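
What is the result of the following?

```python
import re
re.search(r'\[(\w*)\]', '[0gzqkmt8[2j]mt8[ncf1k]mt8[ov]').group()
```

The match spans [9:13] → '[2j]'.

'[2j]'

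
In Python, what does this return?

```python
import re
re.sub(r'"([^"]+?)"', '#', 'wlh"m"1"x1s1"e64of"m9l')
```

'wlh#1#e64of"m9l'

Matches: at [3:6] → '"m"'; at [7:13] → '"x1s1"'.
Each match is replaced by '#'.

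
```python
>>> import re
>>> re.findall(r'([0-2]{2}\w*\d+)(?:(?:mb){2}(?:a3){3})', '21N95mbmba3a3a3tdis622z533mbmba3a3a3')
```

['21N95mbmba3a3a3tdis622z533']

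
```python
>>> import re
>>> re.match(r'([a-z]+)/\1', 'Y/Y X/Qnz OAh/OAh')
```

None

With `match`, the pattern is implicitly anchored at the beginning.
Here the pattern fails at index 0, so the call returns None.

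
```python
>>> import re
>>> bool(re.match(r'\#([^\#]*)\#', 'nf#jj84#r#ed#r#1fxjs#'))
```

False

With `match`, the pattern is implicitly anchored at the beginning.
Here position 0 doesn't satisfy it, so the call returns None, and `bool(None)` is False.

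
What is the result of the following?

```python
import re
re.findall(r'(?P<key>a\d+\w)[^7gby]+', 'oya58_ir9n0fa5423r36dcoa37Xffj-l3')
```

['a58_']

With a single group, `findall` returns only what that group captured — 1 item.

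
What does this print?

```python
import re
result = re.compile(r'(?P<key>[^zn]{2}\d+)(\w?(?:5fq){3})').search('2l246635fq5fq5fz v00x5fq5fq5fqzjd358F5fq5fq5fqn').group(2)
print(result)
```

Pattern: exactly 2 of any character except [zn], then one or more of a digit (captured as 'key'); then optionally a word character, then the literal '5fq' repeated 3 times (captured).
`re.search` scans for the first position where the pattern succeeds.
The match spans [16:30] → ' v00x5fq5fq5fq'.
Captured: group 1 = ' v00', group 2 = 'x5fq5fq5fq'.

x5fq5fq5fq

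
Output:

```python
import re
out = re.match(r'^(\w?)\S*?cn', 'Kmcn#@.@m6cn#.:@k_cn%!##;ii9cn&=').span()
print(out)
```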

PROBLEM DETAILS: A single number, please: how many lines in the data above contain the string "this"?

WRITTEN SOLUTION: 2